[Task details]:
The word "these" marks the lines to report; pull each of them from the listing.

──────────

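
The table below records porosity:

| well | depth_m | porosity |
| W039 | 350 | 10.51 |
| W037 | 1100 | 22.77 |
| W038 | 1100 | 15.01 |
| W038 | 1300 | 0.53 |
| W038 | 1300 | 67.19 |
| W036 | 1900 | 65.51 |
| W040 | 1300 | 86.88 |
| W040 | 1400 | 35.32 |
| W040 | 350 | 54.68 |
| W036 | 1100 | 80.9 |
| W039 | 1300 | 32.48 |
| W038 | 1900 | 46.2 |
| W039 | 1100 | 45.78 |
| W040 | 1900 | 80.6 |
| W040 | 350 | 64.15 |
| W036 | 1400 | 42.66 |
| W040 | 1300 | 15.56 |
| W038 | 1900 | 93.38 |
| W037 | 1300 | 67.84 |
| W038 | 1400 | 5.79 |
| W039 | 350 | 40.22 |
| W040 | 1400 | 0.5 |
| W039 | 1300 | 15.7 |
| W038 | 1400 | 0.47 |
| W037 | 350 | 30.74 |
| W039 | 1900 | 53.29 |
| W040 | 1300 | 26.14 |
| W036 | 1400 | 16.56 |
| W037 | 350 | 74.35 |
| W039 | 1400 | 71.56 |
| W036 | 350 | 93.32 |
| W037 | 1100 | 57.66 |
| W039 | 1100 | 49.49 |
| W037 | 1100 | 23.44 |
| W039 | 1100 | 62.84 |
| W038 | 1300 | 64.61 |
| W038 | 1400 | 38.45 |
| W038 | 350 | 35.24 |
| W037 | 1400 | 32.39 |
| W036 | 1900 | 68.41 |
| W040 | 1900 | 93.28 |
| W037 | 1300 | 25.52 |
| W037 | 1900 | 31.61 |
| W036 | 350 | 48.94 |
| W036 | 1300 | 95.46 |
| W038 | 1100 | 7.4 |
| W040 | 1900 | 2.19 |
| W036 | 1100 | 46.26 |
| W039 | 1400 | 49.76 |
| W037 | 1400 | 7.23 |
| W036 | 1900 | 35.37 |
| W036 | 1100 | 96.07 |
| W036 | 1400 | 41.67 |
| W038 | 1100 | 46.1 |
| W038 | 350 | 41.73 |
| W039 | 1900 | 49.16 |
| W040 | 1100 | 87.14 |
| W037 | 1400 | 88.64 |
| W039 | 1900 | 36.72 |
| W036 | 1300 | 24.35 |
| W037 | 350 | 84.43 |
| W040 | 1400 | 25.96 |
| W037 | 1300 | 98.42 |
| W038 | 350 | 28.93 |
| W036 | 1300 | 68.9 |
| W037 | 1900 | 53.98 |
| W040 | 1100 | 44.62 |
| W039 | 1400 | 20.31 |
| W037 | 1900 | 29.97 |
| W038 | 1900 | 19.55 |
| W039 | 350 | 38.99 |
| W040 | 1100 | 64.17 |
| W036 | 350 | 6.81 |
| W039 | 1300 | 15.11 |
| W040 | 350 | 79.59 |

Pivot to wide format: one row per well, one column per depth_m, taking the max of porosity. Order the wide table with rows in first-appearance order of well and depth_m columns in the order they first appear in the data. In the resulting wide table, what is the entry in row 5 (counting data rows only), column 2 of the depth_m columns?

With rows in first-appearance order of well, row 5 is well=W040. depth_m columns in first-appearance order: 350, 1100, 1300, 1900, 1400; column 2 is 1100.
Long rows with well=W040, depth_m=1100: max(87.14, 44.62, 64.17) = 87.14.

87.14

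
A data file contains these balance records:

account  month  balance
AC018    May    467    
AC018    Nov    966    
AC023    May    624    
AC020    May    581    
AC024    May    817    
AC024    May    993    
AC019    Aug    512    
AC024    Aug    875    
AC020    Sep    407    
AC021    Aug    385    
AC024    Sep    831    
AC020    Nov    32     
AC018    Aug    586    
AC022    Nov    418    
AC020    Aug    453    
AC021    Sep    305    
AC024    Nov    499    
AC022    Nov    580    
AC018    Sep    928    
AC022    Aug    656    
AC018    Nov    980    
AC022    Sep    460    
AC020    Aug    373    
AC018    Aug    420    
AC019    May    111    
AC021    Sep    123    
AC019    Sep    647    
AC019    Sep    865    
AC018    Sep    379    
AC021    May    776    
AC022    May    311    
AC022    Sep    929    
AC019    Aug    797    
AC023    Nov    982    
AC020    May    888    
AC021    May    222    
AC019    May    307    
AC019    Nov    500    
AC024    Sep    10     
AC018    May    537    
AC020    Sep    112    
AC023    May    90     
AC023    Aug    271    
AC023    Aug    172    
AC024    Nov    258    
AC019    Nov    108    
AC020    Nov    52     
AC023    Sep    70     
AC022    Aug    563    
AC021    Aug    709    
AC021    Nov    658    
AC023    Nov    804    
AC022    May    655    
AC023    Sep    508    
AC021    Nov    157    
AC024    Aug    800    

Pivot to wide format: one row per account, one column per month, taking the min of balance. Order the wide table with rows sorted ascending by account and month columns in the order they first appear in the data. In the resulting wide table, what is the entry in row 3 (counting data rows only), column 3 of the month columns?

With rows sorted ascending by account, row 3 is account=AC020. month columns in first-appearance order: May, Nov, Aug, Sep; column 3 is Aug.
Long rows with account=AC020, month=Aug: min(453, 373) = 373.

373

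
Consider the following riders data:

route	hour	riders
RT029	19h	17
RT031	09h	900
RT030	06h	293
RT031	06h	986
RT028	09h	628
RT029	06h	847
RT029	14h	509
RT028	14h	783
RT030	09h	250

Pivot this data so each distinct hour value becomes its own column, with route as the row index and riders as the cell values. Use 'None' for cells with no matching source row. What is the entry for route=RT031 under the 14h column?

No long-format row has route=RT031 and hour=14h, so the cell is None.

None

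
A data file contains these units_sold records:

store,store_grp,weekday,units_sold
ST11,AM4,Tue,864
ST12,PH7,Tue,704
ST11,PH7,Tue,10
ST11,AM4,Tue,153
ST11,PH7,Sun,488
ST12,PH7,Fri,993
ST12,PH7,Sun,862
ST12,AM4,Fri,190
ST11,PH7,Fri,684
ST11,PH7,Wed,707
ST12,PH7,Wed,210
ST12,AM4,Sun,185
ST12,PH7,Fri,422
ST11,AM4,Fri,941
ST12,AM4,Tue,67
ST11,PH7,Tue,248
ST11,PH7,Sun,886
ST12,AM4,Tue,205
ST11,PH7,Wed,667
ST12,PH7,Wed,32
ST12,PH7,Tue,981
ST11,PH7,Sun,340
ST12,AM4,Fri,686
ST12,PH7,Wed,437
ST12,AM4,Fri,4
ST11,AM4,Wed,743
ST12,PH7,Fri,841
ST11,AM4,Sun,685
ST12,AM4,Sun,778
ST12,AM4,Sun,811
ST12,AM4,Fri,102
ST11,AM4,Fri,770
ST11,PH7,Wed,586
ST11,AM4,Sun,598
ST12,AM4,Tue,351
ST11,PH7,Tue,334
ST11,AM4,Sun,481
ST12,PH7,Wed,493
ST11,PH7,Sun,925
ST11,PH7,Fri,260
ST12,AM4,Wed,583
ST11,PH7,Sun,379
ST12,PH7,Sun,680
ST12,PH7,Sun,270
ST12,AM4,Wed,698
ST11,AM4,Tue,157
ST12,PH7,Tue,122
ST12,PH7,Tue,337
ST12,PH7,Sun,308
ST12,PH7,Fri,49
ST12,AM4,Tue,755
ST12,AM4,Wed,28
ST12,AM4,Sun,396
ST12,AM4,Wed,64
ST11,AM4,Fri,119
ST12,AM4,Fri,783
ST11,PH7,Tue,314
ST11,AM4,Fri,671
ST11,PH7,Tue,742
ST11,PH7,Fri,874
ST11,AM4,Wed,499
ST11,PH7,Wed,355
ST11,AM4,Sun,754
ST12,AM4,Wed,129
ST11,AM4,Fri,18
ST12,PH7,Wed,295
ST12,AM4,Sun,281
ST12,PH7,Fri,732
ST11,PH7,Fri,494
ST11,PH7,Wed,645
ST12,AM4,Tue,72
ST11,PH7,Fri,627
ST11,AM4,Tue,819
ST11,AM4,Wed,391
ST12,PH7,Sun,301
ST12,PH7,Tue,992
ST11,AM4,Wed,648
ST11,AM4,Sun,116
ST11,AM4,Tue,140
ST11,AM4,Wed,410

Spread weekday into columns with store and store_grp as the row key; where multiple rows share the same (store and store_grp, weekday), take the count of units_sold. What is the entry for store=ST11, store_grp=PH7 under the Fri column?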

──────────

[Problem solution]:
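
A data file contains these balance records:
A data file contains these units_sold records: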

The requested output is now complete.